[Collected data]
+++++

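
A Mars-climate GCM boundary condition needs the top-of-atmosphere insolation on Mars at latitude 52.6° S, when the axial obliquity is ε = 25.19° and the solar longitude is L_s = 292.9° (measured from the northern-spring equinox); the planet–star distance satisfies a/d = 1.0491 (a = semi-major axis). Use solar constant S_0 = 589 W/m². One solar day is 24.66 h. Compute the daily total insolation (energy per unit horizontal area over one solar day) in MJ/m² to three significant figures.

Solar declination: sin δ = sin ε · sin L_s = sin 25.19° × sin 292.9° = -0.39208, so δ = -23.084°.
cos h₀ = −tan(-52.6°) tan(-23.084°) = -0.5574, h₀ = 2.1621 rad.
Bracket: h₀ sin ϕ sin δ + cos ϕ cos δ sin h₀ = 2.1621×-0.79441×-0.39208 + 0.60738×0.91993×0.83021 = 0.673434 + 0.463877 = 1.137311.
Inverse-square distance factor (a/d)² = 1.0491² = 1.100611.
Q̄ = (S_0/π) × 1.100611 × [bracket] = (589/π) × 1.100611 × 1.137311 = 234.68 W/m².
Daily total = Q̄ × 24.66 h × 3600 s/h = 234.68 × 24.66 × 3600 / 10⁶ = 20.83 MJ/m².

20.8 MJ/m²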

+++++

> [WORK REQUEST]
The full set of entries must be printed again without any alteration.

> [SOLUTION]
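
A Mars-climate GCM boundary condition needs the top-of-atmosphere insolation on Mars at latitude 52.6° S, when the axial obliquity is ε = 25.19° and the solar longitude is L_s = 292.9° (measured from the northern-spring equinox); the planet–star distance satisfies a/d = 1.0491 (a = semi-major axis). Use solar constant S_0 = 589 W/m². One solar day is 24.66 h. Compute the daily total insolation (energy per unit horizontal area over one solar day) in MJ/m² to three significant figures.

Solar declination: sin δ = sin ε · sin L_s = sin 25.19° × sin 292.9° = -0.39208, so δ = -23.084°.
cos h₀ = −tan(-52.6°) tan(-23.084°) = -0.5574, h₀ = 2.1621 rad.
Bracket: h₀ sin ϕ sin δ + cos ϕ cos δ sin h₀ = 2.1621×-0.79441×-0.39208 + 0.60738×0.91993×0.83021 = 0.673434 + 0.463877 = 1.137311.
Inverse-square distance factor (a/d)² = 1.0491² = 1.100611.
Q̄ = (S_0/π) × 1.100611 × [bracket] = (589/π) × 1.100611 × 1.137311 = 234.68 W/m².
Daily total = Q̄ × 24.66 h × 3600 s/h = 234.68 × 24.66 × 3600 / 10⁶ = 20.83 MJ/m².

20.8 MJ/m²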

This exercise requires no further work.